TASK GOAL: The listing below holds a line with "Opt9, 51, 142, 6, 2" and a later line with "An ops team". Write out those two lines and every line between them, exactly, and nothing else.

RECORDS PROVIDED:
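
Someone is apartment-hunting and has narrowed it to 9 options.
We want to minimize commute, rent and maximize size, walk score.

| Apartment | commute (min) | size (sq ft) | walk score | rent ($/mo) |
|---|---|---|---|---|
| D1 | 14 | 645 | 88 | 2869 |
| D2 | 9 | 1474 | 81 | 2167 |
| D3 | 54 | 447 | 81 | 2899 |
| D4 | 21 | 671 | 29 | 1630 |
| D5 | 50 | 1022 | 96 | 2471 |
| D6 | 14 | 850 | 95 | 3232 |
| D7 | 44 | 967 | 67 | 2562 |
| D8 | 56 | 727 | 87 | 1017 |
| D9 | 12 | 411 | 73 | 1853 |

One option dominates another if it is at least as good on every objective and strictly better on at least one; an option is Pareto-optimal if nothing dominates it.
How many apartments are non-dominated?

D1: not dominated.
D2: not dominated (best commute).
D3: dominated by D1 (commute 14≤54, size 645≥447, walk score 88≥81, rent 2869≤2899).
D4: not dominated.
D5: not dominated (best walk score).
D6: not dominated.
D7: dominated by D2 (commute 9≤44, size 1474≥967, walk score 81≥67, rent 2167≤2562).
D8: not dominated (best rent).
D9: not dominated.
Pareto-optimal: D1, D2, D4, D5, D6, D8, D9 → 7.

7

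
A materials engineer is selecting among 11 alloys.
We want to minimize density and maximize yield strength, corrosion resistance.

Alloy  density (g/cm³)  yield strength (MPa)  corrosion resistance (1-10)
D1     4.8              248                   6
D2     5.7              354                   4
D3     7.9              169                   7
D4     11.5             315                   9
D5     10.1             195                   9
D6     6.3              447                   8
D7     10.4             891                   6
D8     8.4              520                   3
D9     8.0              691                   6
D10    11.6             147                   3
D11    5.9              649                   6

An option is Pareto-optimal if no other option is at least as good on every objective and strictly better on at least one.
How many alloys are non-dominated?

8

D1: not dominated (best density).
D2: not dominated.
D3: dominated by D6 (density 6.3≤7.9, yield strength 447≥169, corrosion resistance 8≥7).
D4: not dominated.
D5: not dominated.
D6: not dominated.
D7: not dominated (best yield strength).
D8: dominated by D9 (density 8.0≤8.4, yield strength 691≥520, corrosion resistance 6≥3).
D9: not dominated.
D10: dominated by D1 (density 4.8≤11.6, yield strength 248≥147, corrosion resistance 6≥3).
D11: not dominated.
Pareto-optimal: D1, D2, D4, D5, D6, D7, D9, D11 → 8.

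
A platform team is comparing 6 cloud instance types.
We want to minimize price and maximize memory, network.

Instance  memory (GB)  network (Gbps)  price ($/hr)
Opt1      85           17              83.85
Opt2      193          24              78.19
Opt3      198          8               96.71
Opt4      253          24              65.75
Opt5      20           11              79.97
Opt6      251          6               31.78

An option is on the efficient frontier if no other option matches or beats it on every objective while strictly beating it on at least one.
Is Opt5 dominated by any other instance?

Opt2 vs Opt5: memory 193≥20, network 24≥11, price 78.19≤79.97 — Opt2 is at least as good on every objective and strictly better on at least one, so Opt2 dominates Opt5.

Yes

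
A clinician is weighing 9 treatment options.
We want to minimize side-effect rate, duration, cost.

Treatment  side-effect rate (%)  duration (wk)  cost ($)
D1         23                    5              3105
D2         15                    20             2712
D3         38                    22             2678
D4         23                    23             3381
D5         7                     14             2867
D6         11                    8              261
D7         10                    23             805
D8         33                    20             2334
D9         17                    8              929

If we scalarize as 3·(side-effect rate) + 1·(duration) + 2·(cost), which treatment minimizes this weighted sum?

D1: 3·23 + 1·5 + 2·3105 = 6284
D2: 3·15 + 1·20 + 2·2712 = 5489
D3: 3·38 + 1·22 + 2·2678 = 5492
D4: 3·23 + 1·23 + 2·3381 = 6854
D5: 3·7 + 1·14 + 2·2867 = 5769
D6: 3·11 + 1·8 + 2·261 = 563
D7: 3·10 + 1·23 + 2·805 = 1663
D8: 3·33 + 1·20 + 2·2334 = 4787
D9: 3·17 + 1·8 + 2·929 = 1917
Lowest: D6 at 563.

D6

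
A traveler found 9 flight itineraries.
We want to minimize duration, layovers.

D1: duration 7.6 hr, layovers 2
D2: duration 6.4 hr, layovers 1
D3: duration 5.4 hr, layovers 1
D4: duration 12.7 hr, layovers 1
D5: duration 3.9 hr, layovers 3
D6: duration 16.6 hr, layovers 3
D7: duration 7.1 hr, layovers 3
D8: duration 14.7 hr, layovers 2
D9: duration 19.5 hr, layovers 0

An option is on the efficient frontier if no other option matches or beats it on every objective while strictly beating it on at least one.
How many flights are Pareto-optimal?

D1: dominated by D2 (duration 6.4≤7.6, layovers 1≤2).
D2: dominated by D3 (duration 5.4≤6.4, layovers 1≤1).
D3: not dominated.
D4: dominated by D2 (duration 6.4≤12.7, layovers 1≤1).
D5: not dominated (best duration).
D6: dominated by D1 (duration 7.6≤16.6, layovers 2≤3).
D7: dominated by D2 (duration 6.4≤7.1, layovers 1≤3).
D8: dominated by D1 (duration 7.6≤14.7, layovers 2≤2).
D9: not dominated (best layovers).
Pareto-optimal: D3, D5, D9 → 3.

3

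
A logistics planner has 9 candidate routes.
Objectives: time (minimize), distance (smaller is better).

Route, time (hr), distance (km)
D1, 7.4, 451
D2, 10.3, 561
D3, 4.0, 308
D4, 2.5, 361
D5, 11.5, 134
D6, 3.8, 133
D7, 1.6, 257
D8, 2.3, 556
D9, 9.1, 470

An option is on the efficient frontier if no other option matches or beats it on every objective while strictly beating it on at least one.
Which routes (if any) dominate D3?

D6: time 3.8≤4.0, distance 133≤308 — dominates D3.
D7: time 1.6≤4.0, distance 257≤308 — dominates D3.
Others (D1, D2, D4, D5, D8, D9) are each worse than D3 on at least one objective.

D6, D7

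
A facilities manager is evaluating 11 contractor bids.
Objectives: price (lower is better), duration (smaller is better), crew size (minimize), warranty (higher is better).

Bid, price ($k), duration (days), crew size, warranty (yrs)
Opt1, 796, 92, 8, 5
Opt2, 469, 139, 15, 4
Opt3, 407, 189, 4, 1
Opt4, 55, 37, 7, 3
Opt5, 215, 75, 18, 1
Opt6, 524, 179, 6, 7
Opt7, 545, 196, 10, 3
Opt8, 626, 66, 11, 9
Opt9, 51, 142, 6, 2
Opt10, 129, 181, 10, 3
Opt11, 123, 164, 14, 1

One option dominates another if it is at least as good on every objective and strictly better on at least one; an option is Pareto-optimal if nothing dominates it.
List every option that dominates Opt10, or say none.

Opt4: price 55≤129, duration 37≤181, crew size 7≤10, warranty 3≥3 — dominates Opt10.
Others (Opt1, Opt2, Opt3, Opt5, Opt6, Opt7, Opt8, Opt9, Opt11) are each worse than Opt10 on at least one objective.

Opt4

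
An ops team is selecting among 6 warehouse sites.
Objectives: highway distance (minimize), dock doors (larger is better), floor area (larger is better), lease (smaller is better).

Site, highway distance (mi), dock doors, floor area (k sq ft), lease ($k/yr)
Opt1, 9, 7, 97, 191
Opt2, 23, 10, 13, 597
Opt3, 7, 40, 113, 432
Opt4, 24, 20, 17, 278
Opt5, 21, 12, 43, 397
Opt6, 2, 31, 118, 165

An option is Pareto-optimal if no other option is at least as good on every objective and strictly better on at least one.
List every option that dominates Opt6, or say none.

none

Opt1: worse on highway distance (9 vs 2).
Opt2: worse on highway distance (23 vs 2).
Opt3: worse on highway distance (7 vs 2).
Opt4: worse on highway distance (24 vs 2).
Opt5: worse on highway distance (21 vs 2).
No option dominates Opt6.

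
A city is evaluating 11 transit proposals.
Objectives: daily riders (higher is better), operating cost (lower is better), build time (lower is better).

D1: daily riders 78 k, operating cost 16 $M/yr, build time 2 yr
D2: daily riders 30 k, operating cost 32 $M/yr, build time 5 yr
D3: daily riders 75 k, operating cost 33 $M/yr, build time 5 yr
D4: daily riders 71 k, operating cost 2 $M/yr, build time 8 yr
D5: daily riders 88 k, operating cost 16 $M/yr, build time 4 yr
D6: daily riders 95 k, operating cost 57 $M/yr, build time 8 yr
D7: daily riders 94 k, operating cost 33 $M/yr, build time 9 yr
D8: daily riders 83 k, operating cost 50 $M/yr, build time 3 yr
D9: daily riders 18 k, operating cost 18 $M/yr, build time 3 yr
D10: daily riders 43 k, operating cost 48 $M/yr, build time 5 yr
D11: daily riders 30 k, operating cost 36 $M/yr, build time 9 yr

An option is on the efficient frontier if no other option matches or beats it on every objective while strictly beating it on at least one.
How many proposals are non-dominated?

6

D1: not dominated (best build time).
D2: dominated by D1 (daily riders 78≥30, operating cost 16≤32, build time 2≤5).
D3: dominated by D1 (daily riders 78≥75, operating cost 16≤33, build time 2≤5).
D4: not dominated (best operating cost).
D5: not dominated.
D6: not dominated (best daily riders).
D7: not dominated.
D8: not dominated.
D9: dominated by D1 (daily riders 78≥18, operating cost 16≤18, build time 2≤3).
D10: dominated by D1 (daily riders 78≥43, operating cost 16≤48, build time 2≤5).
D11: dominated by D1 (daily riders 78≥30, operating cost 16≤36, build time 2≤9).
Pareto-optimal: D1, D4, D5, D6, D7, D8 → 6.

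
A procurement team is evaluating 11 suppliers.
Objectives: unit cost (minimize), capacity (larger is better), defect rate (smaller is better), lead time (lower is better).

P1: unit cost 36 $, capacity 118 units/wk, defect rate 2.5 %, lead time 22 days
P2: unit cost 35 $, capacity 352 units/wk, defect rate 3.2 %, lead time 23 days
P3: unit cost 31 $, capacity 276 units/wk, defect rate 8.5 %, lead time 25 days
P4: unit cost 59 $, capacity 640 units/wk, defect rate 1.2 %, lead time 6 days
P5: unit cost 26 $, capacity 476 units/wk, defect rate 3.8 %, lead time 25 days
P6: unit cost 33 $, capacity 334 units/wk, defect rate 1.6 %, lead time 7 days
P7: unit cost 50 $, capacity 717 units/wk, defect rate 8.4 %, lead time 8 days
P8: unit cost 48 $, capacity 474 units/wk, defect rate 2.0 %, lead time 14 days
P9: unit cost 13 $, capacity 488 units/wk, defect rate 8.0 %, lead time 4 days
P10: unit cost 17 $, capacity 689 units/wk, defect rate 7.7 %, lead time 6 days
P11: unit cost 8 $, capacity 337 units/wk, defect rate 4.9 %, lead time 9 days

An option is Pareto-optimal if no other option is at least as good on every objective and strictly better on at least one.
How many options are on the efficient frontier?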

ANSWER TO THIS EXERCISE:
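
Opt9, 51, 142, 6, 2
Opt10, 129, 181, 10, 3
Opt11, 123, 164, 14, 1

One option dominates another if it is at least as good on every objective and strictly better on at least one; an option is Pareto-optimal if nothing dominates it.
List every option that dominates Opt10, or say none.

Opt4: price 55≤129, duration 37≤181, crew size 7≤10, warranty 3≥3 — dominates Opt10.
Others (Opt1, Opt2, Opt3, Opt5, Opt6, Opt7, Opt8, Opt9, Opt11) are each worse than Opt10 on at least one objective.

Opt4

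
An ops team is selecting among 6 warehouse sites.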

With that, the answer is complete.